▶ [What the task requires] Restate the entries below word for word, omitting nothing.

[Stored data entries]
'''
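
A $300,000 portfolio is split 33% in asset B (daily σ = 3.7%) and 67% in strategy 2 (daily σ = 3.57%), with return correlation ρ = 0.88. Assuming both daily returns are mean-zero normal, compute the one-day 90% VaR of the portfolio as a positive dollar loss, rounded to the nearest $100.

$13,500

σ_p² = 0.33²·3.7² + 0.67²·3.57² + 2·0.88·0.33·0.67·3.7·3.57 = 12.3521 (%²).
σ_p = √12.3521 = 3.515%.
At 90%, z = 1.282.
VaR = 1.282 × 3.515% = 4.506%; on $300,000 that is $13,518.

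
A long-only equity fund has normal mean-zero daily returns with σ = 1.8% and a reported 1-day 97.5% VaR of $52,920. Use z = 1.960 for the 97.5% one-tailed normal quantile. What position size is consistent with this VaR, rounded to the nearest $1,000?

$1,500,000

VaR as a fraction of value: z·σ = 1.960 × 1.8% = 3.528%.
Position = $52,920 / 0.03528 = $1,500,000.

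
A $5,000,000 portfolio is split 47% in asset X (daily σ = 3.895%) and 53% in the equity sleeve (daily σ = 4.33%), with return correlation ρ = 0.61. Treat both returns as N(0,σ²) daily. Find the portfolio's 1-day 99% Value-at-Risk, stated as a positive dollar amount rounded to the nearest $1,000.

σ_p² = 0.47²·3.895² + 0.53²·4.33² + 2·0.61·0.47·0.53·3.895·4.33 = 13.7433 (%²).
σ_p = √13.7433 = 3.707%.
At 99%, z = 2.326.
VaR = 2.326 × 3.707% = 8.622%; on $5,000,000 that is $431,100.

$431,000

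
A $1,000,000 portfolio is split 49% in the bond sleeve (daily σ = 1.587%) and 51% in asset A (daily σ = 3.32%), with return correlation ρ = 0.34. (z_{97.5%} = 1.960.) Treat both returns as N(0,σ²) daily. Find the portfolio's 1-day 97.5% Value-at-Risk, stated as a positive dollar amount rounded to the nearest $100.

$41,000

σ_p² = 0.49²·1.587² + 0.51²·3.32² + 2·0.34·0.49·0.51·1.587·3.32 = 4.3670 (%²).
σ_p = √4.3670 = 2.090%.
VaR = 1.960 × 2.090% = 4.096%; on $1,000,000 that is $40,960.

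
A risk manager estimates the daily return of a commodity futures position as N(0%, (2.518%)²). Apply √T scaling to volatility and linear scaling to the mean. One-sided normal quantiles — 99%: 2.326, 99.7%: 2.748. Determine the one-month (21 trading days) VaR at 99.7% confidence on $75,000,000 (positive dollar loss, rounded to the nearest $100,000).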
'''
▶ [Answer area]
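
A $300,000 portfolio is split 33% in asset B (daily σ = 3.7%) and 67% in strategy 2 (daily σ = 3.57%), with return correlation ρ = 0.88. Assuming both daily returns are mean-zero normal, compute the one-day 90% VaR of the portfolio as a positive dollar loss, rounded to the nearest $100.

$13,500

σ_p² = 0.33²·3.7² + 0.67²·3.57² + 2·0.88·0.33·0.67·3.7·3.57 = 12.3521 (%²).
σ_p = √12.3521 = 3.515%.
At 90%, z = 1.282.
VaR = 1.282 × 3.515% = 4.506%; on $300,000 that is $13,518.

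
A long-only equity fund has normal mean-zero daily returns with σ = 1.8% and a reported 1-day 97.5% VaR of $52,920. Use z = 1.960 for the 97.5% one-tailed normal quantile. What position size is consistent with this VaR, rounded to the nearest $1,000?

$1,500,000

VaR as a fraction of value: z·σ = 1.960 × 1.8% = 3.528%.
Position = $52,920 / 0.03528 = $1,500,000.

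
A $5,000,000 portfolio is split 47% in asset X (daily σ = 3.895%) and 53% in the equity sleeve (daily σ = 4.33%), with return correlation ρ = 0.61. Treat both returns as N(0,σ²) daily. Find the portfolio's 1-day 99% Value-at-Risk, stated as a positive dollar amount rounded to the nearest $1,000.

σ_p² = 0.47²·3.895² + 0.53²·4.33² + 2·0.61·0.47·0.53·3.895·4.33 = 13.7433 (%²).
σ_p = √13.7433 = 3.707%.
At 99%, z = 2.326.
VaR = 2.326 × 3.707% = 8.622%; on $5,000,000 that is $431,100.

$431,000

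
A $1,000,000 portfolio is split 49% in the bond sleeve (daily σ = 1.587%) and 51% in asset A (daily σ = 3.32%), with return correlation ρ = 0.34. (z_{97.5%} = 1.960.) Treat both returns as N(0,σ²) daily. Find the portfolio's 1-day 97.5% Value-at-Risk, stated as a positive dollar amount rounded to the nearest $100.

$41,000

σ_p² = 0.49²·1.587² + 0.51²·3.32² + 2·0.34·0.49·0.51·1.587·3.32 = 4.3670 (%²).
σ_p = √4.3670 = 2.090%.
VaR = 1.960 × 2.090% = 4.096%; on $1,000,000 that is $40,960.

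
A risk manager estimates the daily return of a commodity futures position as N(0%, (2.518%)²). Apply √T scaling to volatility and linear scaling to the mean. One-sided normal quantiles — 99%: 2.326, 99.7%: 2.748. Determine the one-month (21 trading days) VaR at 99.7% confidence on $75,000,000 (positive dollar loss, rounded to the nearest $100,000).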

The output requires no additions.